EXERCISE DESCRIPTION »
If a line appears in the data below, it must appear in your answer exactly as given.

══ MATERIAL FOR THIS TASK ══

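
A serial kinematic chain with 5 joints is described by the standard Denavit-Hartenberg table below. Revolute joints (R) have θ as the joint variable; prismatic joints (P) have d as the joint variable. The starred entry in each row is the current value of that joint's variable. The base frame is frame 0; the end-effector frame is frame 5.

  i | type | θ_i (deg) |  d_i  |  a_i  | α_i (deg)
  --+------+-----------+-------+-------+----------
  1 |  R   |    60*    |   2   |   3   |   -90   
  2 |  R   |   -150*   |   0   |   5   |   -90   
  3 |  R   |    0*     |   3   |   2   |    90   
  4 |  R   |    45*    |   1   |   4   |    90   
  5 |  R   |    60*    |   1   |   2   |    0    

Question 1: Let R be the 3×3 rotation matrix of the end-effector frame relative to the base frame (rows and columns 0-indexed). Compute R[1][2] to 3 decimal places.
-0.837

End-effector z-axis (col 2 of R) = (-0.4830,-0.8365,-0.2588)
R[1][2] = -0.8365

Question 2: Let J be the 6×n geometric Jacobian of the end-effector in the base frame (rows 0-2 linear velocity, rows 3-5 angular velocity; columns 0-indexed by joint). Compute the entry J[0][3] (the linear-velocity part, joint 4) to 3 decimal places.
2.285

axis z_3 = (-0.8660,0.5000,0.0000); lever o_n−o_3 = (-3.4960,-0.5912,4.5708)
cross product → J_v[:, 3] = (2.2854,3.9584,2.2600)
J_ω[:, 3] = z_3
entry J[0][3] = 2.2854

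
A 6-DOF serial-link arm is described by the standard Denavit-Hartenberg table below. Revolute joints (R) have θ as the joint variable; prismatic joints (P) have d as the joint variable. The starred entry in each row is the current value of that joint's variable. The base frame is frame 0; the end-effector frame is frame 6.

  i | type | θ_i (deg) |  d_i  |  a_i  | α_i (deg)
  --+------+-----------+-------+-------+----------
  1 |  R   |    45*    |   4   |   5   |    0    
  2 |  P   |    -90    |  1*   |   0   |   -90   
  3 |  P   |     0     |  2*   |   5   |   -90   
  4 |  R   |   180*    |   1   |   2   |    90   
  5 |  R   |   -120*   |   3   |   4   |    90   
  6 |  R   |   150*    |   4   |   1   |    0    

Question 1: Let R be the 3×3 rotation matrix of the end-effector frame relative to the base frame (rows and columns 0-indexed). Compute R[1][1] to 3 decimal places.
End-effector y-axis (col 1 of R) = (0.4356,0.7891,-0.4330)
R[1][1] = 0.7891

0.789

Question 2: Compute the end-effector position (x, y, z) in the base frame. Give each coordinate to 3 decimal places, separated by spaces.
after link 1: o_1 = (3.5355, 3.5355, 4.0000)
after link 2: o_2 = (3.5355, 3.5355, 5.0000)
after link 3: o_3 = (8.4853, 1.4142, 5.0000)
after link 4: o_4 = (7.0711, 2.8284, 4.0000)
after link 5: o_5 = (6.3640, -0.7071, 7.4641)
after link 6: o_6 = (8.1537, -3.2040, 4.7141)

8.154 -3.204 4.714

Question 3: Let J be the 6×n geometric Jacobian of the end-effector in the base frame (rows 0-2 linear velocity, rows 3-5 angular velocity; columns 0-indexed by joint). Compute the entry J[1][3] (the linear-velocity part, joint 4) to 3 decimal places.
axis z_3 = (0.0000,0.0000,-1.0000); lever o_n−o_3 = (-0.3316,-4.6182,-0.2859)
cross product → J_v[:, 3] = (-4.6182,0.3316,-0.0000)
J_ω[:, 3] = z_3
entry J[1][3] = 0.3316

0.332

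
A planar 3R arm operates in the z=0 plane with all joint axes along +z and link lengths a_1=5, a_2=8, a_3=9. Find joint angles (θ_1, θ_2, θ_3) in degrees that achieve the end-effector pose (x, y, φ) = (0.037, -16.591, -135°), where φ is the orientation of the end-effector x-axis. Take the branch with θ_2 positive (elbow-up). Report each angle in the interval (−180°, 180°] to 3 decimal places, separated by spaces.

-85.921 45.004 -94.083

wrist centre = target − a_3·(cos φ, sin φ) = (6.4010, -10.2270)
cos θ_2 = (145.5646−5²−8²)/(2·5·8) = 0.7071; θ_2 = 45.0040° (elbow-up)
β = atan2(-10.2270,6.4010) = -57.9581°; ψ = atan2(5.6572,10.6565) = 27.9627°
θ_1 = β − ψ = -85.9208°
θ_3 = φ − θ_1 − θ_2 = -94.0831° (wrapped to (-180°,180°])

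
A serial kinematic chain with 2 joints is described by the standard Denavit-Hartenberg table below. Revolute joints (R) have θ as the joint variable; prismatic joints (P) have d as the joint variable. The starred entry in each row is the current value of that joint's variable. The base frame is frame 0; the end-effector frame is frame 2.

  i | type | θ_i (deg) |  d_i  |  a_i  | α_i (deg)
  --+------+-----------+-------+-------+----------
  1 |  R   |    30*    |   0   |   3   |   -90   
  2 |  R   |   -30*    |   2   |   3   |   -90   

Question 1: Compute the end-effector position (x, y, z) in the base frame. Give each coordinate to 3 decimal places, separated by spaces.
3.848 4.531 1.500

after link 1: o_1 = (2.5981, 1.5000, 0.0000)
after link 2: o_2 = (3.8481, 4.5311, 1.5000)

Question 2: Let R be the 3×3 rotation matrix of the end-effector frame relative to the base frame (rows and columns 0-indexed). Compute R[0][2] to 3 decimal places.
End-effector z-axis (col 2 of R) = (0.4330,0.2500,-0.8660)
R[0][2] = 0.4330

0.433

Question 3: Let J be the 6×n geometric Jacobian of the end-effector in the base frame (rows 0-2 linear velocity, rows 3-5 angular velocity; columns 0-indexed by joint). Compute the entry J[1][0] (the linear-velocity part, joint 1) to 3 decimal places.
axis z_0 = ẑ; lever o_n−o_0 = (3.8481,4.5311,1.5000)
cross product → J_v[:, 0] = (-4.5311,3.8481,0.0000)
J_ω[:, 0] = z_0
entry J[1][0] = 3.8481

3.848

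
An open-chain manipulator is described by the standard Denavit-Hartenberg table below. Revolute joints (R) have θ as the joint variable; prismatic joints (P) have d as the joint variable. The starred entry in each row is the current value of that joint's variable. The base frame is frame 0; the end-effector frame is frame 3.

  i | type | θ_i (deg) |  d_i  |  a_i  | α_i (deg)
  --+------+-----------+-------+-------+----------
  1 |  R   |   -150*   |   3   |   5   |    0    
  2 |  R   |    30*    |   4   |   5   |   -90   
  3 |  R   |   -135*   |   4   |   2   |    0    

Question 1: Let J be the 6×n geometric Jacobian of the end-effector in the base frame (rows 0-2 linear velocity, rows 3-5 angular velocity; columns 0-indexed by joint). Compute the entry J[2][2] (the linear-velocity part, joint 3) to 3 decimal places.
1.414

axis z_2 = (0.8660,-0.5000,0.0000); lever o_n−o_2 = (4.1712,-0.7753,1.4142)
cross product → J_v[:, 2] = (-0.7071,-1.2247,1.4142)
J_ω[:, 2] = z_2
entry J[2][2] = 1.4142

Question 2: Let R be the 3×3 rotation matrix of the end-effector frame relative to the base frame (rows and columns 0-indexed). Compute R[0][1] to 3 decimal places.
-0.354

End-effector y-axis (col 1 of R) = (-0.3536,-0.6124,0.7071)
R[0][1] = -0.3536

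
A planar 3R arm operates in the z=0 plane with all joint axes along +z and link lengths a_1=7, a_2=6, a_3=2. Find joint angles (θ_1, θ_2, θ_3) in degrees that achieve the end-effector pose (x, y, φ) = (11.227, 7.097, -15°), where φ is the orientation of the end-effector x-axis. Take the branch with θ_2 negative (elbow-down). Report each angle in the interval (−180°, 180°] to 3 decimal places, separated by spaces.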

═══

ANSWER FOR THIS EXERCISE »
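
A serial kinematic chain with 5 joints is described by the standard Denavit-Hartenberg table below. Revolute joints (R) have θ as the joint variable; prismatic joints (P) have d as the joint variable. The starred entry in each row is the current value of that joint's variable. The base frame is frame 0; the end-effector frame is frame 5.

  i | type | θ_i (deg) |  d_i  |  a_i  | α_i (deg)
  --+------+-----------+-------+-------+----------
  1 |  R   |    60*    |   2   |   3   |   -90   
  2 |  R   |   -150*   |   0   |   5   |   -90   
  3 |  R   |    0*     |   3   |   2   |    90   
  4 |  R   |    45*    |   1   |   4   |    90   
  5 |  R   |    60*    |   1   |   2   |    0    

Question 1: Let R be the 3×3 rotation matrix of the end-effector frame relative to the base frame (rows and columns 0-indexed). Compute R[1][2] to 3 decimal places.
-0.837

End-effector z-axis (col 2 of R) = (-0.4830,-0.8365,-0.2588)
R[1][2] = -0.8365

Question 2: Let J be the 6×n geometric Jacobian of the end-effector in the base frame (rows 0-2 linear velocity, rows 3-5 angular velocity; columns 0-indexed by joint). Compute the entry J[0][3] (the linear-velocity part, joint 4) to 3 decimal places.
2.285

axis z_3 = (-0.8660,0.5000,0.0000); lever o_n−o_3 = (-3.4960,-0.5912,4.5708)
cross product → J_v[:, 3] = (2.2854,3.9584,2.2600)
J_ω[:, 3] = z_3
entry J[0][3] = 2.2854

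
A 6-DOF serial-link arm is described by the standard Denavit-Hartenberg table below. Revolute joints (R) have θ as the joint variable; prismatic joints (P) have d as the joint variable. The starred entry in each row is the current value of that joint's variable. The base frame is frame 0; the end-effector frame is frame 6.

  i | type | θ_i (deg) |  d_i  |  a_i  | α_i (deg)
  --+------+-----------+-------+-------+----------
  1 |  R   |    45*    |   4   |   5   |    0    
  2 |  P   |    -90    |  1*   |   0   |   -90   
  3 |  P   |     0     |  2*   |   5   |   -90   
  4 |  R   |   180*    |   1   |   2   |    90   
  5 |  R   |   -120*   |   3   |   4   |    90   
  6 |  R   |   150*    |   4   |   1   |    0    

Question 1: Let R be the 3×3 rotation matrix of the end-effector frame relative to the base frame (rows and columns 0-indexed). Compute R[1][1] to 3 decimal places.
End-effector y-axis (col 1 of R) = (0.4356,0.7891,-0.4330)
R[1][1] = 0.7891

0.789

Question 2: Compute the end-effector position (x, y, z) in the base frame. Give each coordinate to 3 decimal places, separated by spaces.
after link 1: o_1 = (3.5355, 3.5355, 4.0000)
after link 2: o_2 = (3.5355, 3.5355, 5.0000)
after link 3: o_3 = (8.4853, 1.4142, 5.0000)
after link 4: o_4 = (7.0711, 2.8284, 4.0000)
after link 5: o_5 = (6.3640, -0.7071, 7.4641)
after link 6: o_6 = (8.1537, -3.2040, 4.7141)

8.154 -3.204 4.714

Question 3: Let J be the 6×n geometric Jacobian of the end-effector in the base frame (rows 0-2 linear velocity, rows 3-5 angular velocity; columns 0-indexed by joint). Compute the entry J[1][3] (the linear-velocity part, joint 4) to 3 decimal places.
axis z_3 = (0.0000,0.0000,-1.0000); lever o_n−o_3 = (-0.3316,-4.6182,-0.2859)
cross product → J_v[:, 3] = (-4.6182,0.3316,-0.0000)
J_ω[:, 3] = z_3
entry J[1][3] = 0.3316

0.332

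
A planar 3R arm operates in the z=0 plane with all joint axes along +z and link lengths a_1=5, a_2=8, a_3=9. Find joint angles (θ_1, θ_2, θ_3) in degrees that achieve the end-effector pose (x, y, φ) = (0.037, -16.591, -135°), where φ is the orientation of the end-effector x-axis. Take the branch with θ_2 positive (elbow-up). Report each angle in the interval (−180°, 180°] to 3 decimal places, separated by spaces.

-85.921 45.004 -94.083

wrist centre = target − a_3·(cos φ, sin φ) = (6.4010, -10.2270)
cos θ_2 = (145.5646−5²−8²)/(2·5·8) = 0.7071; θ_2 = 45.0040° (elbow-up)
β = atan2(-10.2270,6.4010) = -57.9581°; ψ = atan2(5.6572,10.6565) = 27.9627°
θ_1 = β − ψ = -85.9208°
θ_3 = φ − θ_1 − θ_2 = -94.0831° (wrapped to (-180°,180°])

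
A serial kinematic chain with 2 joints is described by the standard Denavit-Hartenberg table below. Revolute joints (R) have θ as the joint variable; prismatic joints (P) have d as the joint variable. The starred entry in each row is the current value of that joint's variable. The base frame is frame 0; the end-effector frame is frame 2.

  i | type | θ_i (deg) |  d_i  |  a_i  | α_i (deg)
  --+------+-----------+-------+-------+----------
  1 |  R   |    30*    |   0   |   3   |   -90   
  2 |  R   |   -30*    |   2   |   3   |   -90   

Question 1: Compute the end-effector position (x, y, z) in the base frame. Give each coordinate to 3 decimal places, separated by spaces.
3.848 4.531 1.500

after link 1: o_1 = (2.5981, 1.5000, 0.0000)
after link 2: o_2 = (3.8481, 4.5311, 1.5000)

Question 2: Let R be the 3×3 rotation matrix of the end-effector frame relative to the base frame (rows and columns 0-indexed). Compute R[0][2] to 3 decimal places.
End-effector z-axis (col 2 of R) = (0.4330,0.2500,-0.8660)
R[0][2] = 0.4330

0.433

Question 3: Let J be the 6×n geometric Jacobian of the end-effector in the base frame (rows 0-2 linear velocity, rows 3-5 angular velocity; columns 0-indexed by joint). Compute the entry J[1][0] (the linear-velocity part, joint 1) to 3 decimal places.
axis z_0 = ẑ; lever o_n−o_0 = (3.8481,4.5311,1.5000)
cross product → J_v[:, 0] = (-4.5311,3.8481,0.0000)
J_ω[:, 0] = z_0
entry J[1][0] = 3.8481

3.848

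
An open-chain manipulator is described by the standard Denavit-Hartenberg table below. Revolute joints (R) have θ as the joint variable; prismatic joints (P) have d as the joint variable. The starred entry in each row is the current value of that joint's variable. The base frame is frame 0; the end-effector frame is frame 3.

  i | type | θ_i (deg) |  d_i  |  a_i  | α_i (deg)
  --+------+-----------+-------+-------+----------
  1 |  R   |   -150*   |   3   |   5   |    0    
  2 |  R   |    30*    |   4   |   5   |   -90   
  3 |  R   |   -135*   |   4   |   2   |    0    

Question 1: Let J be the 6×n geometric Jacobian of the end-effector in the base frame (rows 0-2 linear velocity, rows 3-5 angular velocity; columns 0-indexed by joint). Compute the entry J[2][2] (the linear-velocity part, joint 3) to 3 decimal places.
1.414

axis z_2 = (0.8660,-0.5000,0.0000); lever o_n−o_2 = (4.1712,-0.7753,1.4142)
cross product → J_v[:, 2] = (-0.7071,-1.2247,1.4142)
J_ω[:, 2] = z_2
entry J[2][2] = 1.4142

Question 2: Let R be the 3×3 rotation matrix of the end-effector frame relative to the base frame (rows and columns 0-indexed). Compute R[0][1] to 3 decimal places.
-0.354

End-effector y-axis (col 1 of R) = (-0.3536,-0.6124,0.7071)
R[0][1] = -0.3536

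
A planar 3R arm operates in the z=0 plane with all joint axes along +z and link lengths a_1=7, a_2=6, a_3=2. Find joint angles (θ_1, θ_2, θ_3) in degrees that achieve the end-effector pose (x, y, φ) = (11.227, 7.097, -15°), where φ is the orientation of the end-effector x-axis. Take the branch with θ_2 negative (elbow-down). Report each angle in the interval (−180°, 180°] to 3 decimal places, separated by spaces.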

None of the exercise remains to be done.